__What to do__
Return the lines below exactly as they appear, please, starting with the first and ending with the one that contains "unknowns: (α, β, γ)".

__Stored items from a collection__
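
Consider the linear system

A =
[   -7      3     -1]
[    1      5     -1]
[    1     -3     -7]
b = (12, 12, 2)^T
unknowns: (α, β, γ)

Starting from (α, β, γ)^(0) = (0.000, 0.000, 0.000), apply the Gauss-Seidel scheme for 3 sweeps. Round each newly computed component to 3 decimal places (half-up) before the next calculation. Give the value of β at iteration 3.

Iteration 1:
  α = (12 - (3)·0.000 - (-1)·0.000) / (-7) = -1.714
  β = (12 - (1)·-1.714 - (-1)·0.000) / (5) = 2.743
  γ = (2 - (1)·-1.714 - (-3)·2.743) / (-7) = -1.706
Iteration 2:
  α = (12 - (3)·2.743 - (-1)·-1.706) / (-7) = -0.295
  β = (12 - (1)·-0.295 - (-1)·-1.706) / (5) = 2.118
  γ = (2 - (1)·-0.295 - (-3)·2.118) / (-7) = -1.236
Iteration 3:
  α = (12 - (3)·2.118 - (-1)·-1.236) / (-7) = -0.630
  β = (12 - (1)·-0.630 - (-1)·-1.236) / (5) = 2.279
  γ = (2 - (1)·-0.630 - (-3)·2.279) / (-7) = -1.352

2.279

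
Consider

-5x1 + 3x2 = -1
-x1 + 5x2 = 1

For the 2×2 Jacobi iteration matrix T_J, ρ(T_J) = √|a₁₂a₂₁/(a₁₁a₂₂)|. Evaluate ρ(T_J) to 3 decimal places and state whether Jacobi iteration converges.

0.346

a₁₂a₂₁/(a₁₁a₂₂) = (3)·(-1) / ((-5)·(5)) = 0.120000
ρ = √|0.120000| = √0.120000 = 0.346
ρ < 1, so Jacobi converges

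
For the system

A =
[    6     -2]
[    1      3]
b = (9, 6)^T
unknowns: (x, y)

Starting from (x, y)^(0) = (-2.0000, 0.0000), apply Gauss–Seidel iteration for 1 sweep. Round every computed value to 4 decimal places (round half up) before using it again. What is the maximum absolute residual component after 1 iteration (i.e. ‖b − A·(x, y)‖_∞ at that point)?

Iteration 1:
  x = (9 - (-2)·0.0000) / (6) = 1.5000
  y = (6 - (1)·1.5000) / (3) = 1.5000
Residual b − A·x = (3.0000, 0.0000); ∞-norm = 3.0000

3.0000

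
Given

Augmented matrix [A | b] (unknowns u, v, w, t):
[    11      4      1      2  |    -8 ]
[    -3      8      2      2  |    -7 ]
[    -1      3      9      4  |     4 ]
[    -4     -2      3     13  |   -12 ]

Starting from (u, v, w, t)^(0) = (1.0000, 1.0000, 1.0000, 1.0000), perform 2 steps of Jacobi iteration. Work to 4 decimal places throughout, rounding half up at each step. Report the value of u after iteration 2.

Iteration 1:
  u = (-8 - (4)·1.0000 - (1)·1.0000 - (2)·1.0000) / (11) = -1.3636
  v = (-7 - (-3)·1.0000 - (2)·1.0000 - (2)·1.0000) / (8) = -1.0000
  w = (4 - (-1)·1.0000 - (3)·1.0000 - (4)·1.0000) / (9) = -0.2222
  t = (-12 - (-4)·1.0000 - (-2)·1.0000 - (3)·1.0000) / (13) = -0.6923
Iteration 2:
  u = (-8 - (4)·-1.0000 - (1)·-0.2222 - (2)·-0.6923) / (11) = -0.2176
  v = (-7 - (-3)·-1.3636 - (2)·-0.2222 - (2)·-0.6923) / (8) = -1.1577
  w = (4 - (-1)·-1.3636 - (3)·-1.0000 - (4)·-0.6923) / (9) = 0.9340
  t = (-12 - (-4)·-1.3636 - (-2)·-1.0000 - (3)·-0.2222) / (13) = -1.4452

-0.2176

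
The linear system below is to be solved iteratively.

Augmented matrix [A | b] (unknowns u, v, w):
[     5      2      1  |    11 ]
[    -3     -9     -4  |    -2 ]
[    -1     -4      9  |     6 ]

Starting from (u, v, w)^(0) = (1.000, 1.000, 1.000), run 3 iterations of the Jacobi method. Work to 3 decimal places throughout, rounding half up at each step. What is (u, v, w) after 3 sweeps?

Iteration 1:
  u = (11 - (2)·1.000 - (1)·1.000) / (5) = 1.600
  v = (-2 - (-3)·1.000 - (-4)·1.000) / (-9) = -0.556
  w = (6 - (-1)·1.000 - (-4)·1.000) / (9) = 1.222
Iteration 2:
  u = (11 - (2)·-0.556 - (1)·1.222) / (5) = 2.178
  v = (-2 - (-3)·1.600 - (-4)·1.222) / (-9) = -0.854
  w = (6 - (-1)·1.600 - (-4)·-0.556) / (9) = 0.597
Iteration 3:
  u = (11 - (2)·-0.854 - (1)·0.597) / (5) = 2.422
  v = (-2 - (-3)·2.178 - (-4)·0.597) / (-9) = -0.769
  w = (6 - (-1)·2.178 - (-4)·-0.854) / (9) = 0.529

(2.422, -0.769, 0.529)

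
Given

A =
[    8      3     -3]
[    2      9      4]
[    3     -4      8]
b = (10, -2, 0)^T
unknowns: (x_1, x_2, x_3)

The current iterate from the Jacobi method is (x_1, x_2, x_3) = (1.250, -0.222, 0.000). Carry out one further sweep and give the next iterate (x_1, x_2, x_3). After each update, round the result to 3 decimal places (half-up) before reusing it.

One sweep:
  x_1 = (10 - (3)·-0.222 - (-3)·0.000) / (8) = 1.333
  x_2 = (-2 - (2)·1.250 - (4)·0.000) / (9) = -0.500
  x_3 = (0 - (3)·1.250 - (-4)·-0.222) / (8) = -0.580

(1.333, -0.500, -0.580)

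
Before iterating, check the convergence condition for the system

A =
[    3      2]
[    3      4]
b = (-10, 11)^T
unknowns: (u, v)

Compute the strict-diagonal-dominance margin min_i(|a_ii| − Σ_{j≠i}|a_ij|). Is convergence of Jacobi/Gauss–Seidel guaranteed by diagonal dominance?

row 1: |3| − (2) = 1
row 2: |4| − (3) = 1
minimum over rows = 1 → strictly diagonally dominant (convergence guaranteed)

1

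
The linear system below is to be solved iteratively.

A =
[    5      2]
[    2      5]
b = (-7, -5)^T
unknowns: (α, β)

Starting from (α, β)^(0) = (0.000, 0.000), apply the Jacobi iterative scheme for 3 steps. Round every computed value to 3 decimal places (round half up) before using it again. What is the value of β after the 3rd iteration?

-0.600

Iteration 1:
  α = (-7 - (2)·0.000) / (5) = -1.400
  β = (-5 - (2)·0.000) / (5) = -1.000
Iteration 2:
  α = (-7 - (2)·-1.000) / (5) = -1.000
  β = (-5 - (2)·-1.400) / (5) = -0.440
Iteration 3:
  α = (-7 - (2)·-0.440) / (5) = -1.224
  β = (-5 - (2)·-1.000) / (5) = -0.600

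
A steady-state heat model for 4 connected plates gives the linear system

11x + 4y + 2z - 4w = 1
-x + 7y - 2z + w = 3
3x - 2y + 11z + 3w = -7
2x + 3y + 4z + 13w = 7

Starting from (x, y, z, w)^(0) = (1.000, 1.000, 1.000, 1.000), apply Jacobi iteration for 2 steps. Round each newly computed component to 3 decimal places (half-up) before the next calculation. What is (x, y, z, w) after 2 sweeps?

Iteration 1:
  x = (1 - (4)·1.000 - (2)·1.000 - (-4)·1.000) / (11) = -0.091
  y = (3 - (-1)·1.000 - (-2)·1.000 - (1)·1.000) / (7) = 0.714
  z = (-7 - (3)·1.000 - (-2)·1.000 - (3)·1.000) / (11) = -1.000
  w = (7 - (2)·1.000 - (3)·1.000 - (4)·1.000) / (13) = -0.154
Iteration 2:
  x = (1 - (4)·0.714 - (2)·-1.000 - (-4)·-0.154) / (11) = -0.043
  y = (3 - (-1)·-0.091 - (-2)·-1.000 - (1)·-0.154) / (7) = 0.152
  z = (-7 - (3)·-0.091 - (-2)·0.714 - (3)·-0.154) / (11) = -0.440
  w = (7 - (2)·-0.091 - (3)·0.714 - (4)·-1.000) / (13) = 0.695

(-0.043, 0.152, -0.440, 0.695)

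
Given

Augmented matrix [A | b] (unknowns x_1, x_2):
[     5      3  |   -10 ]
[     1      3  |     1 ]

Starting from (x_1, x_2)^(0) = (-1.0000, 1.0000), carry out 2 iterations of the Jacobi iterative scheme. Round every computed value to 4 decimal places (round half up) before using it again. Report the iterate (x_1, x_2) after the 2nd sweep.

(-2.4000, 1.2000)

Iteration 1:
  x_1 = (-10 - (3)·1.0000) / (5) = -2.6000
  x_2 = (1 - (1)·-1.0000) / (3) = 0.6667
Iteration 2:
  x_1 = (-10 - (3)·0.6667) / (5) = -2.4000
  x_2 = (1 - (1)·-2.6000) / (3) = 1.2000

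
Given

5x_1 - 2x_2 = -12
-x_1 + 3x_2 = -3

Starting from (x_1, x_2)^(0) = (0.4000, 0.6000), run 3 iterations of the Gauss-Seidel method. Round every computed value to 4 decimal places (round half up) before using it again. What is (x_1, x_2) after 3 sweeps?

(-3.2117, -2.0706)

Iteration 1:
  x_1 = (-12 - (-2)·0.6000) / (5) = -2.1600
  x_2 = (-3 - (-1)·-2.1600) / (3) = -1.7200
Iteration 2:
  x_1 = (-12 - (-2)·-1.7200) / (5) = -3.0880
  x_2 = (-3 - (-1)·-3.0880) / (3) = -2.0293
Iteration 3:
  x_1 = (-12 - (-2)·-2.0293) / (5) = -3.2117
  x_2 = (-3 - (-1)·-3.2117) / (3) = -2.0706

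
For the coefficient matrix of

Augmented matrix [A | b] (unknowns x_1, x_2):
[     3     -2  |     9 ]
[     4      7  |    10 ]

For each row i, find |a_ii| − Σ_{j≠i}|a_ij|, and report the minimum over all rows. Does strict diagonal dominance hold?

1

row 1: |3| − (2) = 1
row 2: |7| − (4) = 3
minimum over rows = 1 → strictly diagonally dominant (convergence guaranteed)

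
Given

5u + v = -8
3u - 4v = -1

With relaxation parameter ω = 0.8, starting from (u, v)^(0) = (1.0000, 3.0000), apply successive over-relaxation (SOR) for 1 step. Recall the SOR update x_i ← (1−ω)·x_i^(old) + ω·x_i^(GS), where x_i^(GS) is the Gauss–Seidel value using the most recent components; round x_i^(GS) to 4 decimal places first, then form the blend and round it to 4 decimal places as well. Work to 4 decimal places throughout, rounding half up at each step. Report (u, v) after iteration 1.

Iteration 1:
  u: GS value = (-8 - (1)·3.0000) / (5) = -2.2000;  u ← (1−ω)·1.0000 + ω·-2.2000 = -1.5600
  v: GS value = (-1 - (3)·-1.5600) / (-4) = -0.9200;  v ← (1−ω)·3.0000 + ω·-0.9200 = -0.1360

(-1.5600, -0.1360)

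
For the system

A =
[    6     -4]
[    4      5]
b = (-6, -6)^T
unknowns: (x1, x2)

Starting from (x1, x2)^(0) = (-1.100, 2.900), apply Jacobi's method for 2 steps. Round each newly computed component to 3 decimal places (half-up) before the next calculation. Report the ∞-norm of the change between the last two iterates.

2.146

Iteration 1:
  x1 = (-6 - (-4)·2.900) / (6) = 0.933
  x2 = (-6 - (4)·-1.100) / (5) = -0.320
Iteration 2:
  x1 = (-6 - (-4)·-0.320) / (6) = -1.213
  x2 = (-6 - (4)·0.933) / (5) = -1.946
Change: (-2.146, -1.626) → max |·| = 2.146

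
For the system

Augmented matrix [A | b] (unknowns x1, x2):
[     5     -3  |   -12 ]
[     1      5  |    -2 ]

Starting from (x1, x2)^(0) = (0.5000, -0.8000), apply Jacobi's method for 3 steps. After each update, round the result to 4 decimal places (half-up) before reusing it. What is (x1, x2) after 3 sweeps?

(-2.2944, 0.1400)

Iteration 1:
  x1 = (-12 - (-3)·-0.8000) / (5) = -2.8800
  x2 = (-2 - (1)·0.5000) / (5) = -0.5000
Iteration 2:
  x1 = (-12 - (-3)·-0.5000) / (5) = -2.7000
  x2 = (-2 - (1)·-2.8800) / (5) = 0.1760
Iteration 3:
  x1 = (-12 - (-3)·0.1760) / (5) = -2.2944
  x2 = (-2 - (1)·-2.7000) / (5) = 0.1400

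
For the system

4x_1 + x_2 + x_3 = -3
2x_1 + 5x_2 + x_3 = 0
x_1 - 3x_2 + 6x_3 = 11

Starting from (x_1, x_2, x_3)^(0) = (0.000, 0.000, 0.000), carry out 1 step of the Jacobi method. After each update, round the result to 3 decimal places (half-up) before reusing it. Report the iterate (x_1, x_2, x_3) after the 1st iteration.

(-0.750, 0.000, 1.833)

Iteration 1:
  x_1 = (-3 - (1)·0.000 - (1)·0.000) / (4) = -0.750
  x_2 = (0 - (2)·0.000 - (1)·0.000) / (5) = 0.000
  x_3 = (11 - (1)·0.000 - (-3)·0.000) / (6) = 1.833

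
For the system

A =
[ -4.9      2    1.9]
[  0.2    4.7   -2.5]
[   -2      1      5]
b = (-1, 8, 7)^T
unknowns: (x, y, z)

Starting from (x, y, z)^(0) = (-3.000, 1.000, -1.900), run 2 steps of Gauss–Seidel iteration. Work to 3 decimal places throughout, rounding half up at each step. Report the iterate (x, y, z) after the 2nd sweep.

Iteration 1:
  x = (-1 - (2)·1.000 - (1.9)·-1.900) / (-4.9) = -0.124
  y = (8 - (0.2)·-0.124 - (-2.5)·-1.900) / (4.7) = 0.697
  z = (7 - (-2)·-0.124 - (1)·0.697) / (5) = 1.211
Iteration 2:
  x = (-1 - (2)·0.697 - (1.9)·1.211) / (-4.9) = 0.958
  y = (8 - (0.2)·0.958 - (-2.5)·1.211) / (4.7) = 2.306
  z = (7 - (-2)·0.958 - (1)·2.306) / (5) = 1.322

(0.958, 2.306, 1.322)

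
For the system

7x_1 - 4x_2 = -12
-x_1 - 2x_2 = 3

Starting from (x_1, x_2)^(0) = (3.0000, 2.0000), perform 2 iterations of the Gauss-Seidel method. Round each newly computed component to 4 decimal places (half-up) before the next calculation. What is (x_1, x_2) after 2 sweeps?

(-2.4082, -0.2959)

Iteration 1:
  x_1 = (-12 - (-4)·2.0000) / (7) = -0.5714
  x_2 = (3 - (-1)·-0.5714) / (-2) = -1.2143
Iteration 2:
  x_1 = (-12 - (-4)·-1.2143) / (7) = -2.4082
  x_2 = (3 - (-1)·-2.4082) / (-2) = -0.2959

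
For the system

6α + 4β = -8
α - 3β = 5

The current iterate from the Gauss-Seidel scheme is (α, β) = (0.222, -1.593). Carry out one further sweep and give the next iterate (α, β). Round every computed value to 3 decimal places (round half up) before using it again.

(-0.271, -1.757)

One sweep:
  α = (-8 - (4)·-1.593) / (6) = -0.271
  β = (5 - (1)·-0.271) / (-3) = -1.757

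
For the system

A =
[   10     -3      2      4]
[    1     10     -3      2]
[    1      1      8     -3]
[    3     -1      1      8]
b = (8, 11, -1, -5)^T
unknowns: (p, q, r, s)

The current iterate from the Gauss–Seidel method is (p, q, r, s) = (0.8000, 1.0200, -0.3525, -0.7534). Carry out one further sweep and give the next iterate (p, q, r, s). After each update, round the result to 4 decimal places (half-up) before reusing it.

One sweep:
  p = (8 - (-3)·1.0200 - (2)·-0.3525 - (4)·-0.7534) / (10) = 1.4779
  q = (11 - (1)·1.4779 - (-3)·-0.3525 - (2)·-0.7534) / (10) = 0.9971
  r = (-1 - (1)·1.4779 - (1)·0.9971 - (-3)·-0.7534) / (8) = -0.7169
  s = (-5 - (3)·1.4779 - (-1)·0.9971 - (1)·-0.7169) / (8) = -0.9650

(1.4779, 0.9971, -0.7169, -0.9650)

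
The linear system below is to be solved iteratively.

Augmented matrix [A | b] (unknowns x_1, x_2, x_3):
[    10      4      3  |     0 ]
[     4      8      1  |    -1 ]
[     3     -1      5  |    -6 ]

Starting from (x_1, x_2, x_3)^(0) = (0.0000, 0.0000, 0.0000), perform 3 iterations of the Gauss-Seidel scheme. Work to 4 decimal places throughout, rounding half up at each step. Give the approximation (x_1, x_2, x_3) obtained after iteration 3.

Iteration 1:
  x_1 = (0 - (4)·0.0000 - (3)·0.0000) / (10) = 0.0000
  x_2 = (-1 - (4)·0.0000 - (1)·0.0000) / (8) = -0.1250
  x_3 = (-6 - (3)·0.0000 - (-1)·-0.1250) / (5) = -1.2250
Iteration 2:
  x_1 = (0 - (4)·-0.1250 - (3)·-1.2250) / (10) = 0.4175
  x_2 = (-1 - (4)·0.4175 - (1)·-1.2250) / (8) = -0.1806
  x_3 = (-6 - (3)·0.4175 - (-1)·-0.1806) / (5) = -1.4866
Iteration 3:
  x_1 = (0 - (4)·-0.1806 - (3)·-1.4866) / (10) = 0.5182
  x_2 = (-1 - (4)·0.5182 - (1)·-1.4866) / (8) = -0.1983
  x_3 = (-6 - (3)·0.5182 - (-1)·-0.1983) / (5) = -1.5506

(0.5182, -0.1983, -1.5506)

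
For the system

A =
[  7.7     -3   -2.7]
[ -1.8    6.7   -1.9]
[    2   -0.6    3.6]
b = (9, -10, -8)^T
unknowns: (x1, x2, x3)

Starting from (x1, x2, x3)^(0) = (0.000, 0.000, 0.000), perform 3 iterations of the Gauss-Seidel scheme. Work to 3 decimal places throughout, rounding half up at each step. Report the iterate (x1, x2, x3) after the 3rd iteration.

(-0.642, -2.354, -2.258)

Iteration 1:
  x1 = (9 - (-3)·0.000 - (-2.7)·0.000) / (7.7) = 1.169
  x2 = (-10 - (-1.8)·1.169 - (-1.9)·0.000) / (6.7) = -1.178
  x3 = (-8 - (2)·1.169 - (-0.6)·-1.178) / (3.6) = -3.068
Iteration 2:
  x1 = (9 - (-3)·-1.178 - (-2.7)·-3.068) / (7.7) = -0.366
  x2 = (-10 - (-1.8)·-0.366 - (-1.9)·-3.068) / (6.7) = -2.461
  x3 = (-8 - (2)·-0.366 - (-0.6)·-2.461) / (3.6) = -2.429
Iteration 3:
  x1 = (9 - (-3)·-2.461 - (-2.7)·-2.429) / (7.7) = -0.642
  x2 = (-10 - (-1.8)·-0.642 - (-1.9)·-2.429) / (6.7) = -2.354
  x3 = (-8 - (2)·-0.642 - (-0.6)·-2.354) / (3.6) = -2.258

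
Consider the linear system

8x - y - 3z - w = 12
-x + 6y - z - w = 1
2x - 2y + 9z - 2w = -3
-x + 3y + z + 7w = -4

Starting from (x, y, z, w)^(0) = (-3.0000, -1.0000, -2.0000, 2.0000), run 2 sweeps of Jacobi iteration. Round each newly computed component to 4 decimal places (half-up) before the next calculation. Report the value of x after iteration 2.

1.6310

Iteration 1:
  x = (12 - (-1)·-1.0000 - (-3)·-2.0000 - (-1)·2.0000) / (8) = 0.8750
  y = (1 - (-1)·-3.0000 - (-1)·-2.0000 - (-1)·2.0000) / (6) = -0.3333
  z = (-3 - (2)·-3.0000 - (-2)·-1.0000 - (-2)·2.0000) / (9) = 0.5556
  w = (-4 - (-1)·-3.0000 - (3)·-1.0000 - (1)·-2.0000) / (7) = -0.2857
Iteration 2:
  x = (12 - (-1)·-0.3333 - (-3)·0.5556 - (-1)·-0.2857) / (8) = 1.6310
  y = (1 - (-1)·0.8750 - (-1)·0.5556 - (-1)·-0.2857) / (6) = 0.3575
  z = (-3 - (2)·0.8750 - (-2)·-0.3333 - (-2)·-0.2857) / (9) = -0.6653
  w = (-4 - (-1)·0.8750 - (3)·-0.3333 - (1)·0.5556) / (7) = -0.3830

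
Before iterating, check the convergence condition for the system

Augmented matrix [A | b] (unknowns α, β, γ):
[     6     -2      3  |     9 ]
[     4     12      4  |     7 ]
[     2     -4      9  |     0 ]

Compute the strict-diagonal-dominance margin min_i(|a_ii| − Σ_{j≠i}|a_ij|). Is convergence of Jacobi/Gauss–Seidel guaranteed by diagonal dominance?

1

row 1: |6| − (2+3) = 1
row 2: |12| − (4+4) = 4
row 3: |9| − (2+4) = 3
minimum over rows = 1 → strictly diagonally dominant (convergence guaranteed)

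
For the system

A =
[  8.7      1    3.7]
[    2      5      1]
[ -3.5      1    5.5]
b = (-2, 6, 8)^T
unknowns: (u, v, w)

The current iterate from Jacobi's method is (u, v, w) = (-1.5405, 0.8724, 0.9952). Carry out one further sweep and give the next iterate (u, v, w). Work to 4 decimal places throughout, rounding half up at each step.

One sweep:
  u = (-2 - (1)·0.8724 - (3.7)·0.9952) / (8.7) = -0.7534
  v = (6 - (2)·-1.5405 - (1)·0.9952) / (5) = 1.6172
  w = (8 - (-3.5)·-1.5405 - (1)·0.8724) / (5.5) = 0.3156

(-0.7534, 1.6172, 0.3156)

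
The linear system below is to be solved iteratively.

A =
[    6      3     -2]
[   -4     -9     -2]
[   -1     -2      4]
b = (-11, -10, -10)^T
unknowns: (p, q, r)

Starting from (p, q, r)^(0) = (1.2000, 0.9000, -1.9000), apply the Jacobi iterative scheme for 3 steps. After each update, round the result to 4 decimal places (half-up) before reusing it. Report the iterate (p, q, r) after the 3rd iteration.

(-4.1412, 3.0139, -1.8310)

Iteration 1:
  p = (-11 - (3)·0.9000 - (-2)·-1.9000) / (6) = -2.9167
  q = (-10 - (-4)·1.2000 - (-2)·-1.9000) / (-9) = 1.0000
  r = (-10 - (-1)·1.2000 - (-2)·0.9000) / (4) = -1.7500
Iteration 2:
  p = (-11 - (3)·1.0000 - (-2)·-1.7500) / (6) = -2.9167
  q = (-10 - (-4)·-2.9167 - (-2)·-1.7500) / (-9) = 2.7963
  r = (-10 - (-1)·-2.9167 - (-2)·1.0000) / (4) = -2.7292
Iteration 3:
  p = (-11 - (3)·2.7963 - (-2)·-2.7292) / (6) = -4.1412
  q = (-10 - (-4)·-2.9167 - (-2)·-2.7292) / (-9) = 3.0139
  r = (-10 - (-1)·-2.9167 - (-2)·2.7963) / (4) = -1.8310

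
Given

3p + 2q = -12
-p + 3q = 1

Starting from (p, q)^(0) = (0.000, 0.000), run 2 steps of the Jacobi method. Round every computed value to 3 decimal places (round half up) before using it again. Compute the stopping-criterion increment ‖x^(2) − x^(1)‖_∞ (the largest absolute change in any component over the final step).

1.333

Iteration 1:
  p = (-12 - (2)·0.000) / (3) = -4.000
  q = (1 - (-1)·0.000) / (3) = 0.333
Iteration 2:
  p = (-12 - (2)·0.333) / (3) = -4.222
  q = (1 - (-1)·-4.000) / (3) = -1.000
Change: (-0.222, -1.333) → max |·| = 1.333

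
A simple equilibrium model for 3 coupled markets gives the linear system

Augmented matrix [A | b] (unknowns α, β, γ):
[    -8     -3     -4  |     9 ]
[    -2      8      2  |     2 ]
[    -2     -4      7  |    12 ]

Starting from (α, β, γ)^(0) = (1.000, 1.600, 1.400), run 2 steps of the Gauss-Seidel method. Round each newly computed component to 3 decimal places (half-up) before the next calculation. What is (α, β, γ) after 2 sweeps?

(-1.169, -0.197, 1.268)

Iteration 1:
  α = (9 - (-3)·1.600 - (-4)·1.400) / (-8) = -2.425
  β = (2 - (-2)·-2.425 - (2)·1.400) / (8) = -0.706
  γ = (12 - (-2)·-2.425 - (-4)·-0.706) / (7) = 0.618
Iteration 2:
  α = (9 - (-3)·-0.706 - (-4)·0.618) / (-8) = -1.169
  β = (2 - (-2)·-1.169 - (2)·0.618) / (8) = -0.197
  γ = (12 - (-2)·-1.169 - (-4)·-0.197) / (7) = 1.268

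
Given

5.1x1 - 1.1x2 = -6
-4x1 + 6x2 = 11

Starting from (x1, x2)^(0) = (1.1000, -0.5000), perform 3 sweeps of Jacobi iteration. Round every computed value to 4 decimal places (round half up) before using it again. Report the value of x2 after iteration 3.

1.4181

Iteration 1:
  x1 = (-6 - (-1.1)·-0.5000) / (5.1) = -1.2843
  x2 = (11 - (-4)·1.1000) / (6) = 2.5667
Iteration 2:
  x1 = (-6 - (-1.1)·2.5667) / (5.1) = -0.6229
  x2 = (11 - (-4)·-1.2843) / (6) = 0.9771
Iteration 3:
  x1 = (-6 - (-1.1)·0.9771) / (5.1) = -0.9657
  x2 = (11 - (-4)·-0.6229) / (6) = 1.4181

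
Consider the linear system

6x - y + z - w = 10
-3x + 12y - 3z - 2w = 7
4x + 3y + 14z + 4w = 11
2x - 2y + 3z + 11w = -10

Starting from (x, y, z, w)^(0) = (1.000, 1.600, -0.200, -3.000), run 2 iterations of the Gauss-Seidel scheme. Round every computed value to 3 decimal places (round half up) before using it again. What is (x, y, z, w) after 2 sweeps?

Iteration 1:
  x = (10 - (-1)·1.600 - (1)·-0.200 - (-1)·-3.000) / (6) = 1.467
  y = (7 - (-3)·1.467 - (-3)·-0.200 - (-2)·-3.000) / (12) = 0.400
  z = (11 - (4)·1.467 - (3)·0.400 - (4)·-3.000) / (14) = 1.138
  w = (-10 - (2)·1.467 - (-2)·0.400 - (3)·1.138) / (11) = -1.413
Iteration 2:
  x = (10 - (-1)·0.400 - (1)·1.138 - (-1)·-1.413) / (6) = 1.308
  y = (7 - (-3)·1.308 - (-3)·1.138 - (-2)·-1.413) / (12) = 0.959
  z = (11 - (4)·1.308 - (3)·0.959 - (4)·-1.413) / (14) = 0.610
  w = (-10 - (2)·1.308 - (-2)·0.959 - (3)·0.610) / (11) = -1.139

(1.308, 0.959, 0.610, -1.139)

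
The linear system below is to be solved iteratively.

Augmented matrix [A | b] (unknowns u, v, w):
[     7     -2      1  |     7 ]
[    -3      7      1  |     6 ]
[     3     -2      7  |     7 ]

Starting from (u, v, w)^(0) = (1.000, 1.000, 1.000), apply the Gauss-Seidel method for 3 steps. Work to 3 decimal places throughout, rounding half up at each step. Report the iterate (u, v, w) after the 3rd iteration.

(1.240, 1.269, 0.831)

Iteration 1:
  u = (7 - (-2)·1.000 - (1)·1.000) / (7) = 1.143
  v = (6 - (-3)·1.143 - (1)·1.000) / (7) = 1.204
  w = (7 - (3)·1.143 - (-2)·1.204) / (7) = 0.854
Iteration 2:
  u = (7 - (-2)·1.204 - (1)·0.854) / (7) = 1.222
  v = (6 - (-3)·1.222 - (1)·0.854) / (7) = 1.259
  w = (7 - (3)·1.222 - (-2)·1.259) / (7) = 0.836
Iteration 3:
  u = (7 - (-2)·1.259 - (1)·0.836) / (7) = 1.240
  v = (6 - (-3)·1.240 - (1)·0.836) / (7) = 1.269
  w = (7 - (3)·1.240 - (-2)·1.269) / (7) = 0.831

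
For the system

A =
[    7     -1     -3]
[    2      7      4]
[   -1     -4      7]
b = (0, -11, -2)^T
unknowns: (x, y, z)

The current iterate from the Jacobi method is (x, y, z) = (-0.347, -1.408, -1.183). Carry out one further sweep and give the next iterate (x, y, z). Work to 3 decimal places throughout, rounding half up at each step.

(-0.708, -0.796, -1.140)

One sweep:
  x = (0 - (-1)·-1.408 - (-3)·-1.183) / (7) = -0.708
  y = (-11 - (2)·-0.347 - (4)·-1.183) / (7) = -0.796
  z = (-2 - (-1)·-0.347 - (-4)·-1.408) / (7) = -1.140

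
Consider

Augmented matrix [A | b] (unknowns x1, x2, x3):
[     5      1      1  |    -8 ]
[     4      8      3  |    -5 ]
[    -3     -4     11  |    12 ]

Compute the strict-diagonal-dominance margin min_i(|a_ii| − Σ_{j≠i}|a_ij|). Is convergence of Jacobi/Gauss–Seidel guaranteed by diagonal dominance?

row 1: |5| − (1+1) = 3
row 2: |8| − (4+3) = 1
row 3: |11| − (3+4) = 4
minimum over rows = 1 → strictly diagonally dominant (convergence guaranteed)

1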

__Exercise answer__
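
Consider the linear system

A =
[   -7      3     -1]
[    1      5     -1]
[    1     -3     -7]
b = (12, 12, 2)^T
unknowns: (α, β, γ)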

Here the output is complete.